**TASK ITEM:** From the first line through the line containing "centre (3, -11)", transcribe the records exactly and include no other lines.

**SUPPLIED MATERIAL:**
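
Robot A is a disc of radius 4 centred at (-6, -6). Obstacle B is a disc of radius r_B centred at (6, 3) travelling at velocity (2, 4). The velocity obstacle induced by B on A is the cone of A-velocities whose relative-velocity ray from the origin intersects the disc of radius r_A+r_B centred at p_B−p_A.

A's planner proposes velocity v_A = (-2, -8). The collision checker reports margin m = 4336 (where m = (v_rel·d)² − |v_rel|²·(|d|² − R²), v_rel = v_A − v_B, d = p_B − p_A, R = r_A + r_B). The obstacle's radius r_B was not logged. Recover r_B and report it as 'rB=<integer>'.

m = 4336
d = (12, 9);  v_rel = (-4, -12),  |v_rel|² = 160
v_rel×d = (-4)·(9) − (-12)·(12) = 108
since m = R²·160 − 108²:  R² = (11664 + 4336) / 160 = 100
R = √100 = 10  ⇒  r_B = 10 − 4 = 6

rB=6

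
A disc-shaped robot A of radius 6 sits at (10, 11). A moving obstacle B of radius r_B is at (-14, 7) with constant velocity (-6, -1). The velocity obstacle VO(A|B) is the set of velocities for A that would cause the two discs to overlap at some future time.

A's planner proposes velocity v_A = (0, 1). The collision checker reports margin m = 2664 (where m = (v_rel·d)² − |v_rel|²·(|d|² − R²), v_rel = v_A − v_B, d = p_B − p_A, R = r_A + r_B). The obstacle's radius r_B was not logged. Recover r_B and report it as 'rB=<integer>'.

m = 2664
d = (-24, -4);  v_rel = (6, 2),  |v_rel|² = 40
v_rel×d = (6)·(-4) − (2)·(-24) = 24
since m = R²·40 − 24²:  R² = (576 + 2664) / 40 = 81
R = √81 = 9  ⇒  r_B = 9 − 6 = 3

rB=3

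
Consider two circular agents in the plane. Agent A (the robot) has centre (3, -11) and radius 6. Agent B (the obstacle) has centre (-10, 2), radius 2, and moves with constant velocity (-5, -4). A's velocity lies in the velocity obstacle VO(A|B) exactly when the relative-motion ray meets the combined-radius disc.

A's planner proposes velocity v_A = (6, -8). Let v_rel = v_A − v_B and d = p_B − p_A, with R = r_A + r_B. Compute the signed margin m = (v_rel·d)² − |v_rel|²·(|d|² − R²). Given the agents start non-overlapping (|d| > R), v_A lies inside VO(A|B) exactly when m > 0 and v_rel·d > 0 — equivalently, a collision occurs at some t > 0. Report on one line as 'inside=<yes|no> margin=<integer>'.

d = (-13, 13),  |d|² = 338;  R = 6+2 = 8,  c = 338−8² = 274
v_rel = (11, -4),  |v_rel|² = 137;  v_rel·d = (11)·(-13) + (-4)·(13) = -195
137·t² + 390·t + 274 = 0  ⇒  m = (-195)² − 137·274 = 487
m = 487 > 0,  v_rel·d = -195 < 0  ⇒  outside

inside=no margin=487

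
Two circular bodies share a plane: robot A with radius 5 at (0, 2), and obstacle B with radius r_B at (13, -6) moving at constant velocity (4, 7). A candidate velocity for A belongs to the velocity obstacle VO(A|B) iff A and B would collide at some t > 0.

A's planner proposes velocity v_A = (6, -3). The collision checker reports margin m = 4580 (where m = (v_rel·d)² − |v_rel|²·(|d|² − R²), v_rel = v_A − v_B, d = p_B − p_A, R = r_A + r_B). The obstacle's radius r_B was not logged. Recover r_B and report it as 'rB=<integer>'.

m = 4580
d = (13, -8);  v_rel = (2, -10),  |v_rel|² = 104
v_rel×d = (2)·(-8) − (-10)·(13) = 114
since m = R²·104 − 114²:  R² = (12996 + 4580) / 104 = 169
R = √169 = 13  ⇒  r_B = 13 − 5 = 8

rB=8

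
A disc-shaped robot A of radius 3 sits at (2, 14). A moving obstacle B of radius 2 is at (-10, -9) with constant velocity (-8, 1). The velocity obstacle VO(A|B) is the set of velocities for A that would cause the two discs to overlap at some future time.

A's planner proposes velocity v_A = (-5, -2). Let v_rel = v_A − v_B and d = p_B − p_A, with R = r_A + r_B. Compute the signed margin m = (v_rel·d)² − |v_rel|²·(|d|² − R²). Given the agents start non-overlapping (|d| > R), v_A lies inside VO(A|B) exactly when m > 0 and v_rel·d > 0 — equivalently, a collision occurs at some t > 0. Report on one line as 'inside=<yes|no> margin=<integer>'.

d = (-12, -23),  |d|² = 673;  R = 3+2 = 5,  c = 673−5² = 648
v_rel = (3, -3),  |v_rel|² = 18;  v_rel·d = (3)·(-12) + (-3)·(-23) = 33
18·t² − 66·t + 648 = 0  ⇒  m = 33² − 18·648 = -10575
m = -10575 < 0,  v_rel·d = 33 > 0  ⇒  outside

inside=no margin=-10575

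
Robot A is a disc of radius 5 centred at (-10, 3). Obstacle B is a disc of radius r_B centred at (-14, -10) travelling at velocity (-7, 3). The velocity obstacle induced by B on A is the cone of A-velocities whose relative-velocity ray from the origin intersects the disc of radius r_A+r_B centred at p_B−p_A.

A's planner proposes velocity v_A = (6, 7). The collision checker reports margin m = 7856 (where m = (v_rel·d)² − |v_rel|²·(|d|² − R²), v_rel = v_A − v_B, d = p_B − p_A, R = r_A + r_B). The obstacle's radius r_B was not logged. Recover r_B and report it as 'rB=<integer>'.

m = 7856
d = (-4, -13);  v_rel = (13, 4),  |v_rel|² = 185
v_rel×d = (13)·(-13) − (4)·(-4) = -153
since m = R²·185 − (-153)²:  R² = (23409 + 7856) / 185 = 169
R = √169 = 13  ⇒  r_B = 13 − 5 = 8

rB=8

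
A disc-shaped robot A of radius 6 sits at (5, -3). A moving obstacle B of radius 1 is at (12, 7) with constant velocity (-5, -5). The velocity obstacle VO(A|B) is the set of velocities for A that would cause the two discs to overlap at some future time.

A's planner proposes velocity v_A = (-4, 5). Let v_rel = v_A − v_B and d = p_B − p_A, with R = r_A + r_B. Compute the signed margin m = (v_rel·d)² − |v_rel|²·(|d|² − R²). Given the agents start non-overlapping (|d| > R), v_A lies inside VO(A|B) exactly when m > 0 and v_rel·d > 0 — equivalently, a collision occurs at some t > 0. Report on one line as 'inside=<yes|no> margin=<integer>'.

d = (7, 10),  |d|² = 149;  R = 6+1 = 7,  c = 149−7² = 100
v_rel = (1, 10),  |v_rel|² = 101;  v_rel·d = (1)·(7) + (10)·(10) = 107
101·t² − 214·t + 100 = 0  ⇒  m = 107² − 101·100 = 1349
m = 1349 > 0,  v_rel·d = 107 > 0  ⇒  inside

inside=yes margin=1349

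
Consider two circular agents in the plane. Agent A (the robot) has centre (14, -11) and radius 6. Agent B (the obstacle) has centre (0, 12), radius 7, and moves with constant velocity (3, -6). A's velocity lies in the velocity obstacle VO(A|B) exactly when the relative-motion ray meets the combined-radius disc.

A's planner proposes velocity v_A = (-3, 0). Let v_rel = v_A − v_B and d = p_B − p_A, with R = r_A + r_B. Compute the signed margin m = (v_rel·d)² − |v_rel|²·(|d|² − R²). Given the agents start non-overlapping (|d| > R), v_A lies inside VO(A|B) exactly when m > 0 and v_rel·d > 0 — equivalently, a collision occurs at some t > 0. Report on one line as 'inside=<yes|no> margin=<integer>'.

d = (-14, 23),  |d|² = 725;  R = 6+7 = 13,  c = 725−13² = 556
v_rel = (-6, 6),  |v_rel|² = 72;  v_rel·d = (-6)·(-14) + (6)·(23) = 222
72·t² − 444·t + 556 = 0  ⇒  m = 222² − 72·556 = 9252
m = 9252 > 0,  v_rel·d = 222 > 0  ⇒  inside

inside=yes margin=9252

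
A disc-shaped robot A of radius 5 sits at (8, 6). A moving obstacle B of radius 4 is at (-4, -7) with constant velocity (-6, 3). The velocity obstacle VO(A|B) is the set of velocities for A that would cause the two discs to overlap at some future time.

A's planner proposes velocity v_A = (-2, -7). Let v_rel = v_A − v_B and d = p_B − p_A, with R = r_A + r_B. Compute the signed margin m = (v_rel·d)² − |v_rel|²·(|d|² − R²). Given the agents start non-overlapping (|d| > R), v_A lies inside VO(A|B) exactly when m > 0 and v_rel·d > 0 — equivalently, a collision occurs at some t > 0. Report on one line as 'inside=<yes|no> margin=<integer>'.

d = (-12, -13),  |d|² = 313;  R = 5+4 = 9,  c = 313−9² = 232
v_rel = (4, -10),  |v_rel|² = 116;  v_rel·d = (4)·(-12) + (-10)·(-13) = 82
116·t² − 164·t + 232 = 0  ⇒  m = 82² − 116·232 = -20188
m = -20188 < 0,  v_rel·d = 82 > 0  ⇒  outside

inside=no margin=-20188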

**COMPLETED TASK:**
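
Robot A is a disc of radius 4 centred at (-6, -6). Obstacle B is a disc of radius r_B centred at (6, 3) travelling at velocity (2, 4). The velocity obstacle induced by B on A is the cone of A-velocities whose relative-velocity ray from the origin intersects the disc of radius r_A+r_B centred at p_B−p_A.

A's planner proposes velocity v_A = (-2, -8). The collision checker reports margin m = 4336 (where m = (v_rel·d)² − |v_rel|²·(|d|² − R²), v_rel = v_A − v_B, d = p_B − p_A, R = r_A + r_B). The obstacle's radius r_B was not logged. Recover r_B and report it as 'rB=<integer>'.

m = 4336
d = (12, 9);  v_rel = (-4, -12),  |v_rel|² = 160
v_rel×d = (-4)·(9) − (-12)·(12) = 108
since m = R²·160 − 108²:  R² = (11664 + 4336) / 160 = 100
R = √100 = 10  ⇒  r_B = 10 − 4 = 6

rB=6

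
A disc-shaped robot A of radius 6 sits at (10, 11). A moving obstacle B of radius r_B is at (-14, 7) with constant velocity (-6, -1). The velocity obstacle VO(A|B) is the set of velocities for A that would cause the two discs to overlap at some future time.

A's planner proposes velocity v_A = (0, 1). The collision checker reports margin m = 2664 (where m = (v_rel·d)² − |v_rel|²·(|d|² − R²), v_rel = v_A − v_B, d = p_B − p_A, R = r_A + r_B). The obstacle's radius r_B was not logged. Recover r_B and report it as 'rB=<integer>'.

m = 2664
d = (-24, -4);  v_rel = (6, 2),  |v_rel|² = 40
v_rel×d = (6)·(-4) − (2)·(-24) = 24
since m = R²·40 − 24²:  R² = (576 + 2664) / 40 = 81
R = √81 = 9  ⇒  r_B = 9 − 6 = 3

rB=3

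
Consider two circular agents in the plane. Agent A (the robot) has centre (3, -11) and radius 6. Agent B (the obstacle) has centre (-10, 2), radius 2, and moves with constant velocity (-5, -4). A's velocity lies in the velocity obstacle VO(A|B) exactly when the relative-motion ray meets the combined-radius disc.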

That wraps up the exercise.